Data to use:
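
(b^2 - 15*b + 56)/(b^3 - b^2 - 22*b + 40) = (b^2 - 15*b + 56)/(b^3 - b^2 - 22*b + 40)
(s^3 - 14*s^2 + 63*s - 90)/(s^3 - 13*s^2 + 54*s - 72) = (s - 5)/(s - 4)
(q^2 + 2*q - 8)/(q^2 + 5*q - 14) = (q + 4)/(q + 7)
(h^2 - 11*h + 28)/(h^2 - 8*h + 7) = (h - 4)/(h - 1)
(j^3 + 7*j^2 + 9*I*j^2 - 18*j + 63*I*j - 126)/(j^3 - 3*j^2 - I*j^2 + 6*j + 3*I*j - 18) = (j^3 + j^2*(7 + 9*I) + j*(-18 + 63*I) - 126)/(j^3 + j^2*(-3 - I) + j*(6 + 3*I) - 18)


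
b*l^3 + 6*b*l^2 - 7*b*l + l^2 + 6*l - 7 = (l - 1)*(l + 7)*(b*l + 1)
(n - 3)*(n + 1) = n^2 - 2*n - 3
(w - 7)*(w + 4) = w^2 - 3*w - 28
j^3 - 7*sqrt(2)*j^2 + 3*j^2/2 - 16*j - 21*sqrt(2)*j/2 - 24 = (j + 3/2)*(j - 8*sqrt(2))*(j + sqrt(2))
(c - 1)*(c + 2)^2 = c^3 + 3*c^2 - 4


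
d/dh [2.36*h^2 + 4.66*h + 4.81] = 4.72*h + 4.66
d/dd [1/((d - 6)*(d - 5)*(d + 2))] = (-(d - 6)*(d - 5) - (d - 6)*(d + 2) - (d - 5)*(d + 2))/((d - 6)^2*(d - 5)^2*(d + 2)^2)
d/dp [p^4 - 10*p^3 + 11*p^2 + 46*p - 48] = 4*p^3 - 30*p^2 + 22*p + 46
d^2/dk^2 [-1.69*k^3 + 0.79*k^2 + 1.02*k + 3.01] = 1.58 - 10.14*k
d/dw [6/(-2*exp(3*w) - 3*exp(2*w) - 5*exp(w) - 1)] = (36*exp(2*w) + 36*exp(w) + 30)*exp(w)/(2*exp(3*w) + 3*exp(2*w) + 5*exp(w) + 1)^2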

Task to complete: Retype each line of the listing exactly as it was given above.

Answer to this task:
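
(b^2 - 15*b + 56)/(b^3 - b^2 - 22*b + 40) = (b^2 - 15*b + 56)/(b^3 - b^2 - 22*b + 40)
(s^3 - 14*s^2 + 63*s - 90)/(s^3 - 13*s^2 + 54*s - 72) = (s - 5)/(s - 4)
(q^2 + 2*q - 8)/(q^2 + 5*q - 14) = (q + 4)/(q + 7)
(h^2 - 11*h + 28)/(h^2 - 8*h + 7) = (h - 4)/(h - 1)
(j^3 + 7*j^2 + 9*I*j^2 - 18*j + 63*I*j - 126)/(j^3 - 3*j^2 - I*j^2 + 6*j + 3*I*j - 18) = (j^3 + j^2*(7 + 9*I) + j*(-18 + 63*I) - 126)/(j^3 + j^2*(-3 - I) + j*(6 + 3*I) - 18)


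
b*l^3 + 6*b*l^2 - 7*b*l + l^2 + 6*l - 7 = (l - 1)*(l + 7)*(b*l + 1)
(n - 3)*(n + 1) = n^2 - 2*n - 3
(w - 7)*(w + 4) = w^2 - 3*w - 28
j^3 - 7*sqrt(2)*j^2 + 3*j^2/2 - 16*j - 21*sqrt(2)*j/2 - 24 = (j + 3/2)*(j - 8*sqrt(2))*(j + sqrt(2))
(c - 1)*(c + 2)^2 = c^3 + 3*c^2 - 4


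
d/dh [2.36*h^2 + 4.66*h + 4.81] = 4.72*h + 4.66
d/dd [1/((d - 6)*(d - 5)*(d + 2))] = (-(d - 6)*(d - 5) - (d - 6)*(d + 2) - (d - 5)*(d + 2))/((d - 6)^2*(d - 5)^2*(d + 2)^2)
d/dp [p^4 - 10*p^3 + 11*p^2 + 46*p - 48] = 4*p^3 - 30*p^2 + 22*p + 46
d^2/dk^2 [-1.69*k^3 + 0.79*k^2 + 1.02*k + 3.01] = 1.58 - 10.14*k
d/dw [6/(-2*exp(3*w) - 3*exp(2*w) - 5*exp(w) - 1)] = (36*exp(2*w) + 36*exp(w) + 30)*exp(w)/(2*exp(3*w) + 3*exp(2*w) + 5*exp(w) + 1)^2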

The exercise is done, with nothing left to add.